_RECORDS PROVIDED_
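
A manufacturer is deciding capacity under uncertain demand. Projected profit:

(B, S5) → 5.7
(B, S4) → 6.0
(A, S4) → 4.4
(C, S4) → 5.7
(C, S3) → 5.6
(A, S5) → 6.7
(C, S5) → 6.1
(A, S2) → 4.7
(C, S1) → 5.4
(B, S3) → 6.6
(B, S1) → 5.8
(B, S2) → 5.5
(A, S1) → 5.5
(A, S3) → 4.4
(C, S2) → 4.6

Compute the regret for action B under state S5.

Best payoff under S5 is 6.7.
Regret = 6.7 − 5.7 = 1.0.

1.0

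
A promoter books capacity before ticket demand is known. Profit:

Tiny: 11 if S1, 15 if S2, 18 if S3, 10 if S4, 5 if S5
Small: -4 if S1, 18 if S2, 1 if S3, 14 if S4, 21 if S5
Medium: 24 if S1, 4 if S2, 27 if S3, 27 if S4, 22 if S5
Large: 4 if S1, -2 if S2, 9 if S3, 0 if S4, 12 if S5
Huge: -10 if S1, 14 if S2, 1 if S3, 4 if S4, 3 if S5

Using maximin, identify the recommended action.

Row minima: Tiny=5, Small=-4, Medium=4, Large=-2, Huge=-10
Best worst-case = 5 → Tiny.

Tiny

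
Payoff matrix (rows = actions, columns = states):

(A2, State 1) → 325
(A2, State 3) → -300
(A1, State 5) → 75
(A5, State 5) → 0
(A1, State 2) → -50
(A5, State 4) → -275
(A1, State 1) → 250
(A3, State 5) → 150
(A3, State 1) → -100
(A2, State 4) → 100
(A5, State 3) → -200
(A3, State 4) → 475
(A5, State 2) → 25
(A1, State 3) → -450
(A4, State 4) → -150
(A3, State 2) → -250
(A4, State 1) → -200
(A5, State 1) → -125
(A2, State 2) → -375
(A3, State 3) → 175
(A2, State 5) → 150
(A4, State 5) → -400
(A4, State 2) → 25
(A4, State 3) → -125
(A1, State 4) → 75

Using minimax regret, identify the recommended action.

A3

Column bests: State 1=325, State 2=25, State 3=175, State 4=475, State 5=150.
A1 regrets: 75, 75, 625, 400, 75 → max 625
A2 regrets: 0, 400, 475, 375, 0 → max 475
A3 regrets: 425, 275, 0, 0, 0 → max 425
A4 regrets: 525, 0, 300, 625, 550 → max 625
A5 regrets: 450, 0, 375, 750, 150 → max 750
Smallest max regret = 425 → A3.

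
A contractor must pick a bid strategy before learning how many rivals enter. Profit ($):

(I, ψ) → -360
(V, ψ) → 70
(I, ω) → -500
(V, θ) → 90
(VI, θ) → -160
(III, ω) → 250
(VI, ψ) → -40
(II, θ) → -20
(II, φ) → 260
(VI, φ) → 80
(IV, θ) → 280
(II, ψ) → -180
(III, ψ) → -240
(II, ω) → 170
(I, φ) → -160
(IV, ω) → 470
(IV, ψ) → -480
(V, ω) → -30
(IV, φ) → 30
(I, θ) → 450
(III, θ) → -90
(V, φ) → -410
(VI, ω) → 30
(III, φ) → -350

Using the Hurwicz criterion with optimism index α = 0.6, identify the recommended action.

IV

I: 0.6·450 + 0.4·(-500) = 70
II: 0.6·260 + 0.4·(-180) = 84
III: 0.6·250 + 0.4·(-350) = 10
IV: 0.6·470 + 0.4·(-480) = 90
V: 0.6·90 + 0.4·(-410) = -110
VI: 0.6·80 + 0.4·(-160) = -16
Highest Hurwicz score = 90 → IV.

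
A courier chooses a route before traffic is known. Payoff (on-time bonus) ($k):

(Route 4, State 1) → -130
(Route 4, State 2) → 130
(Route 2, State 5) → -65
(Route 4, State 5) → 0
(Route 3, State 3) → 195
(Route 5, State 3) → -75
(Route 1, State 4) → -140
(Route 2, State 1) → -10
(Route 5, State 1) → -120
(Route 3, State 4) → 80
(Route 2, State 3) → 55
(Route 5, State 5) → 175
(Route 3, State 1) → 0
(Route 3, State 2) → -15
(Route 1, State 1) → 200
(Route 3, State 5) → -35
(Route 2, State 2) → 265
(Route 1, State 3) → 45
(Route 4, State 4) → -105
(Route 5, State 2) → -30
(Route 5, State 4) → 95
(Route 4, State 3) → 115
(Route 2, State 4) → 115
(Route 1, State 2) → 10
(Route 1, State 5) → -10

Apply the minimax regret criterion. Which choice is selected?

Route 2

Column bests: State 1=200, State 2=265, State 3=195, State 4=115, State 5=175.
Route 1 regrets: 0, 255, 150, 255, 185 → max 255
Route 2 regrets: 210, 0, 140, 0, 240 → max 240
Route 3 regrets: 200, 280, 0, 35, 210 → max 280
Route 4 regrets: 330, 135, 80, 220, 175 → max 330
Route 5 regrets: 320, 295, 270, 20, 0 → max 320
Smallest max regret = 240 → Route 2.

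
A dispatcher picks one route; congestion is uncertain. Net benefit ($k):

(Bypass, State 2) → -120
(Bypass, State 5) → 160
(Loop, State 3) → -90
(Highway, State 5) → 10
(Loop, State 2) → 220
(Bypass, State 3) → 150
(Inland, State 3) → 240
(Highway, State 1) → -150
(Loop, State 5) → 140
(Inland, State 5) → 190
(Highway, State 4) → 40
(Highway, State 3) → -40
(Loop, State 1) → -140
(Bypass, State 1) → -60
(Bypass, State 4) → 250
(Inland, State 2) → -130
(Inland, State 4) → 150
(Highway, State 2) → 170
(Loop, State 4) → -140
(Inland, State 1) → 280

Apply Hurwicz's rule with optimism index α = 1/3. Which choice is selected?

Highway: 1/3·170 + 2/3·(-150) = -130/3
Inland: 1/3·280 + 2/3·(-130) = 20/3
Bypass: 1/3·250 + 2/3·(-120) = 10/3
Loop: 1/3·220 + 2/3·(-140) = -20
Highest Hurwicz score = 20/3 → Inland.

Inland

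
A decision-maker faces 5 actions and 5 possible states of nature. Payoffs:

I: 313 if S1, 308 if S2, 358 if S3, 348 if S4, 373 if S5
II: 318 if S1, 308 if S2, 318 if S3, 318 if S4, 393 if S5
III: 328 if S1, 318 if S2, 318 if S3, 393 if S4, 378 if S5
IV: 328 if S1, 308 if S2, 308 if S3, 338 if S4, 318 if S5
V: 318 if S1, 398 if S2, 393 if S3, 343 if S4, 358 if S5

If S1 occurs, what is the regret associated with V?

10

Best payoff under S1 is 328.
Regret = 328 − 318 = 10.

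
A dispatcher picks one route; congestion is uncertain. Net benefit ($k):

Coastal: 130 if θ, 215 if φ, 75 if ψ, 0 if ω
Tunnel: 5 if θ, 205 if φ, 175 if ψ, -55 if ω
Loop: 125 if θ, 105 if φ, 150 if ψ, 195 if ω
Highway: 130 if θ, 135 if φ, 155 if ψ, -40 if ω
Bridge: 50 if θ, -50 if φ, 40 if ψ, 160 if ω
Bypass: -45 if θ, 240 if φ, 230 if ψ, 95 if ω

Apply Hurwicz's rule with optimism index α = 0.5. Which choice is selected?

Loop

Coastal: 0.5·215 + 0.5·0 = 107.5
Tunnel: 0.5·205 + 0.5·(-55) = 75
Loop: 0.5·195 + 0.5·105 = 150
Highway: 0.5·155 + 0.5·(-40) = 57.5
Bridge: 0.5·160 + 0.5·(-50) = 55
Bypass: 0.5·240 + 0.5·(-45) = 97.5
Highest Hurwicz score = 150 → Loop.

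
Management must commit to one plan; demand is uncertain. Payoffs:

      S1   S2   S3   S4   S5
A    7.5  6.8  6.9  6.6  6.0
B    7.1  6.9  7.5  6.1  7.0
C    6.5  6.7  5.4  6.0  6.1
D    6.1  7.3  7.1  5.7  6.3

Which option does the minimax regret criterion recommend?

B

Column bests: S1=7.5, S2=7.3, S3=7.5, S4=6.6, S5=7.0.
A regrets: 0.0, 0.5, 0.6, 0.0, 1.0 → max 1.0
B regrets: 0.4, 0.4, 0.0, 0.5, 0.0 → max 0.5
C regrets: 1.0, 0.6, 2.1, 0.6, 0.9 → max 2.1
D regrets: 1.4, 0.0, 0.4, 0.9, 0.7 → max 1.4
Smallest max regret = 0.5 → B.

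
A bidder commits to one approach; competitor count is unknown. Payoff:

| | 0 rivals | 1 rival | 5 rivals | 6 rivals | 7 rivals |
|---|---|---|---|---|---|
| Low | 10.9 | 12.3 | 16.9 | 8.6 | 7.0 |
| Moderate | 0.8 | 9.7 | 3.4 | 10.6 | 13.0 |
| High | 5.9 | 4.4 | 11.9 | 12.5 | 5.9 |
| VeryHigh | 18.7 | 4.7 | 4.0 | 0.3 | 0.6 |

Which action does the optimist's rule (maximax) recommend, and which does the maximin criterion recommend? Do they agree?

maximax → VeryHigh; maximin → Low (disagree)

Row maxima: Low=16.9, Moderate=13.0, High=12.5, VeryHigh=18.7
Best best-case = 18.7 → VeryHigh.
Row minima: Low=7.0, Moderate=0.8, High=4.4, VeryHigh=0.3
Best worst-case = 7.0 → Low.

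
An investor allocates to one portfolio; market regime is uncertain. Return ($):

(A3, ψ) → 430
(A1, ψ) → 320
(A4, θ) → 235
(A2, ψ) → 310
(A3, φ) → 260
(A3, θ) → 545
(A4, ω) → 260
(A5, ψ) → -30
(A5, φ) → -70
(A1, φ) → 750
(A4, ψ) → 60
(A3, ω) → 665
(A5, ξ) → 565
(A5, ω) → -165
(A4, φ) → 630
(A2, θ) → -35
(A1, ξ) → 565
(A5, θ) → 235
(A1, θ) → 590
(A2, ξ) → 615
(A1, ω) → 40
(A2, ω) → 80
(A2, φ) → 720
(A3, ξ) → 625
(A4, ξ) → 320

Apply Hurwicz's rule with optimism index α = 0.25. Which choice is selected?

A3

A1: 0.25·750 + 0.75·40 = 217.5
A2: 0.25·720 + 0.75·(-35) = 153.75
A3: 0.25·665 + 0.75·260 = 361.25
A4: 0.25·630 + 0.75·60 = 202.5
A5: 0.25·565 + 0.75·(-165) = 17.5
Highest Hurwicz score = 361.25 → A3.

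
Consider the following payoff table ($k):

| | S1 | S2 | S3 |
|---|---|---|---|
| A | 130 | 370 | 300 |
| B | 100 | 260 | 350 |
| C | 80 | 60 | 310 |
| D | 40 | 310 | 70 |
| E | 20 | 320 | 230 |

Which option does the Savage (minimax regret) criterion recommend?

Column bests: S1=130, S2=370, S3=350.
A regrets: 0, 0, 50 → max 50
B regrets: 30, 110, 0 → max 110
C regrets: 50, 310, 40 → max 310
D regrets: 90, 60, 280 → max 280
E regrets: 110, 50, 120 → max 120
Smallest max regret = 50 → A.

A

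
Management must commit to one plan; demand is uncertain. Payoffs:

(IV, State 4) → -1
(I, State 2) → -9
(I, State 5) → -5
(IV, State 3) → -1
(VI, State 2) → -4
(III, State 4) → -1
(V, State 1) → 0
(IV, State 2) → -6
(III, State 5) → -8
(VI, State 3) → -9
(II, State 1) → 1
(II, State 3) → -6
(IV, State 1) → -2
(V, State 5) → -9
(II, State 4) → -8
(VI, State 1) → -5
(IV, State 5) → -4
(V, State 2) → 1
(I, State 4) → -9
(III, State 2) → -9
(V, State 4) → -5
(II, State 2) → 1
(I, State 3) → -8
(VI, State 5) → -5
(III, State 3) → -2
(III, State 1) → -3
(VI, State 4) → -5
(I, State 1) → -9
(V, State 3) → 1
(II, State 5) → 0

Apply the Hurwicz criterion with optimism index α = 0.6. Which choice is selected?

II

I: 0.6·(-5) + 0.4·(-9) = -6.6
II: 0.6·1 + 0.4·(-8) = -2.6
III: 0.6·(-1) + 0.4·(-9) = -4.2
IV: 0.6·(-1) + 0.4·(-6) = -3
V: 0.6·1 + 0.4·(-9) = -3
VI: 0.6·(-4) + 0.4·(-9) = -6
Highest Hurwicz score = -2.6 → II.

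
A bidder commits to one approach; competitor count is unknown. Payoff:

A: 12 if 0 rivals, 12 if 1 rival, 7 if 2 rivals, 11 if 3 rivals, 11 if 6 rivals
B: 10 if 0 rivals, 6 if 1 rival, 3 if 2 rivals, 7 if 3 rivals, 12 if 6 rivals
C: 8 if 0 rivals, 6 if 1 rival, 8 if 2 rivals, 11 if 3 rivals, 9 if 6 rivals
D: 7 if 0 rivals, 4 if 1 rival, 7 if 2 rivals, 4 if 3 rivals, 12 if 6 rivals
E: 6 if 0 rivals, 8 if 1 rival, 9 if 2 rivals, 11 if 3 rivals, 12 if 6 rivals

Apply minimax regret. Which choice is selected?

A

Column bests: 0 rivals=12, 1 rival=12, 2 rivals=9, 3 rivals=11, 6 rivals=12.
A regrets: 0, 0, 2, 0, 1 → max 2
B regrets: 2, 6, 6, 4, 0 → max 6
C regrets: 4, 6, 1, 0, 3 → max 6
D regrets: 5, 8, 2, 7, 0 → max 8
E regrets: 6, 4, 0, 0, 0 → max 6
Smallest max regret = 2 → A.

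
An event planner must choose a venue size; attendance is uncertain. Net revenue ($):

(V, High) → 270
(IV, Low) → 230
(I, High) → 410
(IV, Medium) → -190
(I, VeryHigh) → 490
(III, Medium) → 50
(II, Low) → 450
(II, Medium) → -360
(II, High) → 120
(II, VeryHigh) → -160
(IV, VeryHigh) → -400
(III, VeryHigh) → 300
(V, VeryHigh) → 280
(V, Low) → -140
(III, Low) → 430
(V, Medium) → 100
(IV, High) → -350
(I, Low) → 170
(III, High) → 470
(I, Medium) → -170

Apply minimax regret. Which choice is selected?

Column bests: Low=450, Medium=100, High=470, VeryHigh=490.
I regrets: 280, 270, 60, 0 → max 280
II regrets: 0, 460, 350, 650 → max 650
III regrets: 20, 50, 0, 190 → max 190
IV regrets: 220, 290, 820, 890 → max 890
V regrets: 590, 0, 200, 210 → max 590
Smallest max regret = 190 → III.

III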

_EXERCISE DESCRIPTION_
The response must repeat exactly the lines from the top of the material through the line containing "(B, S2) → 5.5", both included, with no other output.

_EXERCISE ANSWER_
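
A manufacturer is deciding capacity under uncertain demand. Projected profit:

(B, S5) → 5.7
(B, S4) → 6.0
(A, S4) → 4.4
(C, S4) → 5.7
(C, S3) → 5.6
(A, S5) → 6.7
(C, S5) → 6.1
(A, S2) → 4.7
(C, S1) → 5.4
(B, S3) → 6.6
(B, S1) → 5.8
(B, S2) → 5.5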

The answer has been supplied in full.